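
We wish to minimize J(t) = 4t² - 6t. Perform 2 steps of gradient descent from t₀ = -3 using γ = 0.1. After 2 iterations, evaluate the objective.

J′(t) = 8t - 6
Step 1: J′(-3) = -30; t₁ = -3 − 0.1·(-30) = 0
Step 2: J′(0) = -6; t₂ = 0 − 0.1·(-6) = 0.6
J(0.6) = -2.16

-2.16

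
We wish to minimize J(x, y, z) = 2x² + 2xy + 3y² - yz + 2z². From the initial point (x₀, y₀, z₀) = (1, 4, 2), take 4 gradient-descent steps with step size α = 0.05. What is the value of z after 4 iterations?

1.1657

∇J = (4x + 2y, 2x + 6y - z, -y + 4z)
(x₁, y₁, z₁) = (1, 4, 2) − 0.05·(12, 24, 4) = (0.4, 2.8, 1.8)
(x₂, y₂, z₂) = (0.4, 2.8, 1.8) − 0.05·(7.2, 15.8, 4.4) = (0.04, 2.01, 1.58)
(x₃, y₃, z₃) = (0.04, 2.01, 1.58) − 0.05·(4.18, 10.56, 4.31) = (-0.169, 1.482, 1.3645)
(x₄, y₄, z₄) = (-0.169, 1.482, 1.3645) − 0.05·(2.288, 7.1895, 3.976) = (-0.2834, 1.122525, 1.1657)
z = 1.1657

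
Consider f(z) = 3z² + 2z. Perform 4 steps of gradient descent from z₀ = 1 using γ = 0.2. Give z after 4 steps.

f′(z) = 6z + 2
z₁ = 1 − 0.2·8 = -0.6
z₂ = -0.6 − 0.2·(-1.6) = -0.28
z₃ = -0.28 − 0.2·0.32 = -0.344
z₄ = -0.344 − 0.2·(-0.064) = -0.3312

-0.3312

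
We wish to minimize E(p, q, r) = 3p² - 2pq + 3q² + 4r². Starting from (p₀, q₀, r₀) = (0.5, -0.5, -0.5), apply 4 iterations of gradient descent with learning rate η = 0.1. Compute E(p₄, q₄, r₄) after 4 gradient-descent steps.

0.00000768

∇E = (6p - 2q, -2p + 6q, 8r)
(p₁, q₁, r₁) = (0.5, -0.5, -0.5) − 0.1·(4, -4, -4) = (0.1, -0.1, -0.1)
(p₂, q₂, r₂) = (0.1, -0.1, -0.1) − 0.1·(0.8, -0.8, -0.8) = (0.02, -0.02, -0.02)
(p₃, q₃, r₃) = (0.02, -0.02, -0.02) − 0.1·(0.16, -0.16, -0.16) = (0.004, -0.004, -0.004)
(p₄, q₄, r₄) = (0.004, -0.004, -0.004) − 0.1·(0.032, -0.032, -0.032) = (0.0008, -0.0008, -0.0008)
E(0.0008, -0.0008, -0.0008) = 0.00000768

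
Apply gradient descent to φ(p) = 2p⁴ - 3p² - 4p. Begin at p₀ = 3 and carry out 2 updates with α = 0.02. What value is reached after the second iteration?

φ′(p) = 8p³ - 6p - 4
p₁ = 3 − 0.02·194 = -0.88
p₂ = -0.88 − 0.02·(-4.171776) = -0.79656448

-0.79656448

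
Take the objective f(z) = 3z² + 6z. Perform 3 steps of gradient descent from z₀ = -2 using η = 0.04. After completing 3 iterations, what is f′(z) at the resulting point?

-2.633856

f′(z) = 6z + 6
Step 1: f′(-2) = -6; z₁ = -2 − 0.04·(-6) = -1.76
Step 2: f′(-1.76) = -4.56; z₂ = -1.76 − 0.04·(-4.56) = -1.5776
Step 3: f′(-1.5776) = -3.4656; z₃ = -1.5776 − 0.04·(-3.4656) = -1.438976
f′(z) at (-1.438976) = -2.633856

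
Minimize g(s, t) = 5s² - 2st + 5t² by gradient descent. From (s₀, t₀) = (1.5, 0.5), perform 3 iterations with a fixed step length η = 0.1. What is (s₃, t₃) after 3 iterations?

(0.004, 0.012)

∇g = (10s - 2t, -2s + 10t)
Step 1: at (1.5, 0.5), ∇g = (14, 2) → (1.5, 0.5) − 0.1·(14, 2) = (0.1, 0.3)
Step 2: at (0.1, 0.3), ∇g = (0.4, 2.8) → (0.1, 0.3) − 0.1·(0.4, 2.8) = (0.06, 0.02)
Step 3: at (0.06, 0.02), ∇g = (0.56, 0.08) → (0.06, 0.02) − 0.1·(0.56, 0.08) = (0.004, 0.012)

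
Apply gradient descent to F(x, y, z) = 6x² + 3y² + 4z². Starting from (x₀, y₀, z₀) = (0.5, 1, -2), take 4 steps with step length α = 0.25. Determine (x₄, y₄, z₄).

(8, 0.0625, -2)

∇F = (12x, 6y, 8z)
(x₁, y₁, z₁) = (0.5, 1, -2) − 0.25·(6, 6, -16) = (-1, -0.5, 2)
(x₂, y₂, z₂) = (-1, -0.5, 2) − 0.25·(-12, -3, 16) = (2, 0.25, -2)
(x₃, y₃, z₃) = (2, 0.25, -2) − 0.25·(24, 1.5, -16) = (-4, -0.125, 2)
(x₄, y₄, z₄) = (-4, -0.125, 2) − 0.25·(-48, -0.75, 16) = (8, 0.0625, -2)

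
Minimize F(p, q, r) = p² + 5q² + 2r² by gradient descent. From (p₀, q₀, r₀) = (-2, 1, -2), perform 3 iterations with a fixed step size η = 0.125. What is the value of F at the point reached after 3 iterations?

∇F = (2p, 10q, 4r)
Step 1: at (-2, 1, -2), ∇F = (-4, 10, -8) → (-2, 1, -2) − 0.125·(-4, 10, -8) = (-1.5, -0.25, -1)
Step 2: at (-1.5, -0.25, -1), ∇F = (-3, -2.5, -4) → (-1.5, -0.25, -1) − 0.125·(-3, -2.5, -4) = (-1.125, 0.0625, -0.5)
Step 3: at (-1.125, 0.0625, -0.5), ∇F = (-2.25, 0.625, -2) → (-1.125, 0.0625, -0.5) − 0.125·(-2.25, 0.625, -2) = (-0.84375, -0.015625, -0.25)
F(-0.84375, -0.015625, -0.25) = 0.838134765625

0.838134765625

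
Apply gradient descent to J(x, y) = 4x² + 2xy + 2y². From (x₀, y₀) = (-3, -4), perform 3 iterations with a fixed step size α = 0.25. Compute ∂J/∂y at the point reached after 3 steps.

∇J = (8x + 2y, 2x + 4y)
Step 1: at (-3, -4), ∇J = (-32, -22) → (-3, -4) − 0.25·(-32, -22) = (5, 1.5)
Step 2: at (5, 1.5), ∇J = (43, 16) → (5, 1.5) − 0.25·(43, 16) = (-5.75, -2.5)
Step 3: at (-5.75, -2.5), ∇J = (-51, -21.5) → (-5.75, -2.5) − 0.25·(-51, -21.5) = (7, 2.875)
∂J/∂y at (7, 2.875) = 25.5

25.5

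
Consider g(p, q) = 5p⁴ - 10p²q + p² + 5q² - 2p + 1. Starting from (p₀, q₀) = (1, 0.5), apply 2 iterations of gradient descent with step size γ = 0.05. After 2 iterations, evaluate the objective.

∇g = (20p³ - 20pq + 2p - 2, -10p² + 10q)
(p₁, q₁) = (1, 0.5) − 0.05·(10, -5) = (0.5, 0.75)
(p₂, q₂) = (0.5, 0.75) − 0.05·(-6, 5) = (0.8, 0.5)
g(0.8, 0.5) = 0.138

0.138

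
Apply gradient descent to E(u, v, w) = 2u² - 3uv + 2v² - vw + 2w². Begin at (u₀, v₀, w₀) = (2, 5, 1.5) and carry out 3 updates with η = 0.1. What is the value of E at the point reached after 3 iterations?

∇E = (4u - 3v, -3u + 4v - w, -v + 4w)
(u₁, v₁, w₁) = (2, 5, 1.5) − 0.1·(-7, 12.5, 1) = (2.7, 3.75, 1.4)
(u₂, v₂, w₂) = (2.7, 3.75, 1.4) − 0.1·(-0.45, 5.5, 1.85) = (2.745, 3.2, 1.215)
(u₃, v₃, w₃) = (2.745, 3.2, 1.215) − 0.1·(1.38, 3.35, 1.66) = (2.607, 2.865, 1.049)
E(2.607, 2.865, 1.049) = 6.7976

6.7976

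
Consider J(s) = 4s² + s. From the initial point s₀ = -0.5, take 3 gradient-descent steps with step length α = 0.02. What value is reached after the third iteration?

-0.347264

J′(s) = 8s + 1
s₁ = -0.5 − 0.02·(-3) = -0.44
s₂ = -0.44 − 0.02·(-2.52) = -0.3896
s₃ = -0.3896 − 0.02·(-2.1168) = -0.347264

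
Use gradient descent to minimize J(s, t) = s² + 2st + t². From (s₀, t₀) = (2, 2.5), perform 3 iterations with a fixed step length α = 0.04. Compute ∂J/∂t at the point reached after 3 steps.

∇J = (2s + 2t, 2s + 2t)
(s₁, t₁) = (2, 2.5) − 0.04·(9, 9) = (1.64, 2.14)
(s₂, t₂) = (1.64, 2.14) − 0.04·(7.56, 7.56) = (1.3376, 1.8376)
(s₃, t₃) = (1.3376, 1.8376) − 0.04·(6.3504, 6.3504) = (1.083584, 1.583584)
∂J/∂t at (1.083584, 1.583584) = 5.334336

5.334336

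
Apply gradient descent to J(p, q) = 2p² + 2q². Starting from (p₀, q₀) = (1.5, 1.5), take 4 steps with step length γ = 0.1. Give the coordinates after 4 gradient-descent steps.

(0.1944, 0.1944)

∇J = (4p, 4q)
(p₁, q₁) = (1.5, 1.5) − 0.1·(6, 6) = (0.9, 0.9)
(p₂, q₂) = (0.9, 0.9) − 0.1·(3.6, 3.6) = (0.54, 0.54)
(p₃, q₃) = (0.54, 0.54) − 0.1·(2.16, 2.16) = (0.324, 0.324)
(p₄, q₄) = (0.324, 0.324) − 0.1·(1.296, 1.296) = (0.1944, 0.1944)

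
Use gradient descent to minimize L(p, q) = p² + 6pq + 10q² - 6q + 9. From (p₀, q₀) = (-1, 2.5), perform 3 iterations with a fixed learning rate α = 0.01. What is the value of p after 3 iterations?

∇L = (2p + 6q, 6p + 20q - 6)
(p₁, q₁) = (-1, 2.5) − 0.01·(13, 38) = (-1.13, 2.12)
(p₂, q₂) = (-1.13, 2.12) − 0.01·(10.46, 29.62) = (-1.2346, 1.8238)
(p₃, q₃) = (-1.2346, 1.8238) − 0.01·(8.4736, 23.0684) = (-1.319336, 1.593116)
p = -1.319336

-1.319336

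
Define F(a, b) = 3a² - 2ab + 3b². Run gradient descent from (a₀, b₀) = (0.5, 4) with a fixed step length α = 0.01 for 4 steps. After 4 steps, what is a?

∇F = (6a - 2b, -2a + 6b)
(a₁, b₁) = (0.5, 4) − 0.01·(-5, 23) = (0.55, 3.77)
(a₂, b₂) = (0.55, 3.77) − 0.01·(-4.24, 21.52) = (0.5924, 3.5548)
(a₃, b₃) = (0.5924, 3.5548) − 0.01·(-3.5552, 20.144) = (0.627952, 3.35336)
(a₄, b₄) = (0.627952, 3.35336) − 0.01·(-2.939008, 18.864256) = (0.65734208, 3.16471744)
a = 0.65734208

0.65734208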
========================================================================
— Exercise requirements —
Only the lines from the one containing "Use gradient descent to minimize L(p, q)" to the end of the data should be printed, exactly as they stand.

— Exercise result —
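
Use gradient descent to minimize L(p, q) = p² + 6pq + 10q² - 6q + 9. From (p₀, q₀) = (-1, 2.5), perform 3 iterations with a fixed learning rate α = 0.01. What is the value of p after 3 iterations?

∇L = (2p + 6q, 6p + 20q - 6)
(p₁, q₁) = (-1, 2.5) − 0.01·(13, 38) = (-1.13, 2.12)
(p₂, q₂) = (-1.13, 2.12) − 0.01·(10.46, 29.62) = (-1.2346, 1.8238)
(p₃, q₃) = (-1.2346, 1.8238) − 0.01·(8.4736, 23.0684) = (-1.319336, 1.593116)
p = -1.319336

-1.319336

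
Define F(a, b) = 3a² - 2ab + 3b². Run gradient descent from (a₀, b₀) = (0.5, 4) with a fixed step length α = 0.01 for 4 steps. After 4 steps, what is a?

∇F = (6a - 2b, -2a + 6b)
(a₁, b₁) = (0.5, 4) − 0.01·(-5, 23) = (0.55, 3.77)
(a₂, b₂) = (0.55, 3.77) − 0.01·(-4.24, 21.52) = (0.5924, 3.5548)
(a₃, b₃) = (0.5924, 3.5548) − 0.01·(-3.5552, 20.144) = (0.627952, 3.35336)
(a₄, b₄) = (0.627952, 3.35336) − 0.01·(-2.939008, 18.864256) = (0.65734208, 3.16471744)
a = 0.65734208

0.65734208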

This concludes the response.